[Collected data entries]
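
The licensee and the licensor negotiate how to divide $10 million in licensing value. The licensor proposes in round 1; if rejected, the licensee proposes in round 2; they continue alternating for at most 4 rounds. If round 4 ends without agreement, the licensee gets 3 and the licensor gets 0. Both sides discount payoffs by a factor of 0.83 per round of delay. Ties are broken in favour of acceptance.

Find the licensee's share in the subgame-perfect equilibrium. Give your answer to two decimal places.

7.13

Solve by backward induction from round 4.
Round 4 (the licensee proposes): rejection yields 0 for the licensor; the licensee offers 0 and keeps 10.
Round 3 (the licensor proposes): the licensee can get 10 next round, worth 0.83 × 10 = 8.3 now. The licensor offers 8.3 and keeps 10 − 8.3 = 1.7.
Round 2 (the licensee proposes): the licensor can get 1.7 next round, worth 0.83 × 1.7 = 1.411 now, so the licensee offers 1.411, keeping 8.589.
Round 1 (the licensor proposes): the licensee can get 8.589 next round, worth 0.83 × 8.589 = 7.12887 now; the licensor offers that and keeps 2.87113.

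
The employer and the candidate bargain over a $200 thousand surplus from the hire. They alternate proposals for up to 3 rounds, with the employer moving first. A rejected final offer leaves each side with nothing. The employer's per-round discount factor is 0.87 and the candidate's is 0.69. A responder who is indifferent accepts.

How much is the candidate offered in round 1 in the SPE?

By backward induction:
Round 3 (the employer proposes): rejection yields 0 for the candidate; the employer offers 0 and keeps 200.
Round 2 (the candidate proposes): the employer can get 200 next round, worth 0.87 × 200 = 174 now; the candidate offers that and keeps 26.
Round 1 (the employer proposes): the candidate can get 26 next round, worth 0.69 × 26 = 17.94 now. The employer offers 17.94 and keeps 200 − 17.94 = 182.06.

17.94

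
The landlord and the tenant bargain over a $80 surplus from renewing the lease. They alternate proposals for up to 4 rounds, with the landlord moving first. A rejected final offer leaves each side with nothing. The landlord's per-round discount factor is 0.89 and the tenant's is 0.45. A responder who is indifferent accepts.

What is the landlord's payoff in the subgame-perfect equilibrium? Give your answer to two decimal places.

Round 4 (the tenant proposes): rejection yields 0 for the landlord; the tenant offers 0 and keeps 80.
Round 3 (the landlord proposes): the tenant can get 80 next round, worth 0.45 × 80 = 36 now, so the landlord offers 36, keeping 44.
Round 2 (the tenant proposes): the landlord can get 44 next round, worth 0.89 × 44 = 39.16 now; the tenant offers that and keeps 40.84.
Round 1 (the landlord proposes): the tenant can get 40.84 next round, worth 0.45 × 40.84 = 18.378 now. The landlord offers 18.378 and keeps 80 − 18.378 = 61.622.

61.62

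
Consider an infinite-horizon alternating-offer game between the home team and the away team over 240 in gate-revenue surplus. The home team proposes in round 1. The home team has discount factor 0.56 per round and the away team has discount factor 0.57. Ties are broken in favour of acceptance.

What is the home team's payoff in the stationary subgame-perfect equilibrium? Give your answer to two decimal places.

151.59

In a stationary SPE each proposer offers the other exactly their discounted continuation value.
If the home team keeps x when proposing and the away team keeps y when proposing, then x = 240 − 0.57y and y = 240 − 0.56x.
Solving: x = 240(1 − 0.57) / (1 − 0.56·0.57) = 103.2 / 0.6808 ≈ 151.5864.
The away team gets 240 − 151.5864 ≈ 88.4136.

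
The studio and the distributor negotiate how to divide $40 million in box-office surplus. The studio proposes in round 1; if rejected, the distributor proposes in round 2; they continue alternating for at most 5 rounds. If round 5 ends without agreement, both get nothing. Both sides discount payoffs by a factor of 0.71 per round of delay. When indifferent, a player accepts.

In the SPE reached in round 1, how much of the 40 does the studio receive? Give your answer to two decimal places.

Round 5 (the studio proposes): rejection yields 0 for the distributor; the studio offers 0 and keeps 40.
Round 4 (the distributor proposes): the studio can get 40 next round, worth 0.71 × 40 = 28.4 now; the distributor offers that and keeps 11.6.
Round 3 (the studio proposes): the distributor can get 11.6 next round, worth 0.71 × 11.6 = 8.236 now; the studio offers that and keeps 31.764.
Round 2 (the distributor proposes): the studio can get 31.764 next round, worth 0.71 × 31.764 = 22.55244 now. The distributor offers 22.55244 and keeps 40 − 22.55244 = 17.44756.
Round 1 (the studio proposes): the distributor can get 17.44756 next round, worth 0.71 × 17.44756 = 12.3877676 now, so the studio offers 12.3877676, keeping 27.6122324.

27.61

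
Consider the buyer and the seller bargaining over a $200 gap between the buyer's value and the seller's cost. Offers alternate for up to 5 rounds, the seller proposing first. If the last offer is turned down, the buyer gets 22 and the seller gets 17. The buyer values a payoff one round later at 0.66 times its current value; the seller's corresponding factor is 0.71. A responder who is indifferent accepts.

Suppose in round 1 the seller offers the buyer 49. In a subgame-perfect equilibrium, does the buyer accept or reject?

Reject

Round 5 (the seller proposes): the buyer gets 22 if talks fail, so the seller offers 22 and keeps 178.
Round 4 (the buyer proposes): the seller can get 178 next round, worth 0.71 × 178 = 126.38 now; the buyer offers that and keeps 73.62.
Round 3 (the seller proposes): the buyer can get 73.62 next round, worth 0.66 × 73.62 = 48.5892 now, so the seller offers 48.5892, keeping 151.4108.
Round 2 (the buyer proposes): the seller can get 151.4108 next round, worth 0.71 × 151.4108 = 107.501668 now, so the buyer offers 107.501668, keeping 92.498332.
So by rejecting in round 1, the buyer gets 92.498332 next round, worth 0.66 × 92.498332 = 61.04889912 now.
Offer 49 < 61.04889912, so the buyer rejects.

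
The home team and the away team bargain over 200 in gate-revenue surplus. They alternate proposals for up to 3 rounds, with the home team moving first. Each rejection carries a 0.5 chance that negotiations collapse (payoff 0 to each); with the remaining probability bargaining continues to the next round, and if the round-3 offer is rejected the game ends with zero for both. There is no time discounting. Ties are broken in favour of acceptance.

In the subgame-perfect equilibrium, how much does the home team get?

Round 3 (the home team proposes): rejection yields 0 for the away team; the home team offers 0 and keeps 200.
Round 2 (the away team proposes): rejecting gives the home team an expected 0.5 × 200 = 100; the away team offers that and keeps 100.
Round 1 (the home team proposes): rejecting gives the away team an expected 0.5 × 100 = 50, so the home team offers 50, keeping 150.

150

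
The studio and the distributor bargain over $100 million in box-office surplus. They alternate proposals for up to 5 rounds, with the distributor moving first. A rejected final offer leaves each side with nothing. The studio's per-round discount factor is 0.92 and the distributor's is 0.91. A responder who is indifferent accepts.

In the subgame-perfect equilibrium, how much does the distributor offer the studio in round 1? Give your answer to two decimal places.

Work backward from the last round.
Round 5 (the distributor proposes): the studio will accept anything ≥ 0, so the distributor offers 0 and keeps 100.
Round 4 (the studio proposes): the distributor can get 100 next round, worth 0.91 × 100 = 91 now. The studio offers 91 and keeps 100 − 91 = 9.
Round 3 (the distributor proposes): the studio can get 9 next round, worth 0.92 × 9 = 8.28 now, so the distributor offers 8.28, keeping 91.72.
Round 2 (the studio proposes): the distributor can get 91.72 next round, worth 0.91 × 91.72 = 83.4652 now. The studio offers 83.4652 and keeps 100 − 83.4652 = 16.5348.
Round 1 (the distributor proposes): the studio can get 16.5348 next round, worth 0.92 × 16.5348 = 15.212016 now; the distributor offers that and keeps 84.787984.

15.21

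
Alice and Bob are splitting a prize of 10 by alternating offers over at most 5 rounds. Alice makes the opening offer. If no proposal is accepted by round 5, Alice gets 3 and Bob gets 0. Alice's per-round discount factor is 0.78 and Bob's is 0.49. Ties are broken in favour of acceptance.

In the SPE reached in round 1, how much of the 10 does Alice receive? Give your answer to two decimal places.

8.51

Round 5 (Alice proposes): Bob will accept anything ≥ 0, so Alice offers 0 and keeps 10.
Round 4 (Bob proposes): Alice can get 10 next round, worth 0.78 × 10 = 7.8 now, so Bob offers 7.8, keeping 2.2.
Round 3 (Alice proposes): Bob can get 2.2 next round, worth 0.49 × 2.2 = 1.078 now. Alice offers 1.078 and keeps 10 − 1.078 = 8.922.
Round 2 (Bob proposes): Alice can get 8.922 next round, worth 0.78 × 8.922 = 6.95916 now. Bob offers 6.95916 and keeps 10 − 6.95916 = 3.04084.
Round 1 (Alice proposes): Bob can get 3.04084 next round, worth 0.49 × 3.04084 = 1.4900116 now, so Alice offers 1.4900116, keeping 8.5099884.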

▶ _Work required_:
In the data above, repeat exactly each line from the first through the line that contains "The employer and", and give nothing else.

▶ _Task solution_:
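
The licensee and the licensor negotiate how to divide $10 million in licensing value. The licensor proposes in round 1; if rejected, the licensee proposes in round 2; they continue alternating for at most 4 rounds. If round 4 ends without agreement, the licensee gets 3 and the licensor gets 0. Both sides discount payoffs by a factor of 0.83 per round of delay. Ties are broken in favour of acceptance.

Find the licensee's share in the subgame-perfect equilibrium. Give your answer to two decimal places.

7.13

Solve by backward induction from round 4.
Round 4 (the licensee proposes): rejection yields 0 for the licensor; the licensee offers 0 and keeps 10.
Round 3 (the licensor proposes): the licensee can get 10 next round, worth 0.83 × 10 = 8.3 now. The licensor offers 8.3 and keeps 10 − 8.3 = 1.7.
Round 2 (the licensee proposes): the licensor can get 1.7 next round, worth 0.83 × 1.7 = 1.411 now, so the licensee offers 1.411, keeping 8.589.
Round 1 (the licensor proposes): the licensee can get 8.589 next round, worth 0.83 × 8.589 = 7.12887 now; the licensor offers that and keeps 2.87113.

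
The employer and the candidate bargain over a $200 thousand surplus from the hire. They alternate proposals for up to 3 rounds, with the employer moving first. A rejected final offer leaves each side with nothing. The employer's per-round discount factor is 0.87 and the candidate's is 0.69. A responder who is indifferent accepts.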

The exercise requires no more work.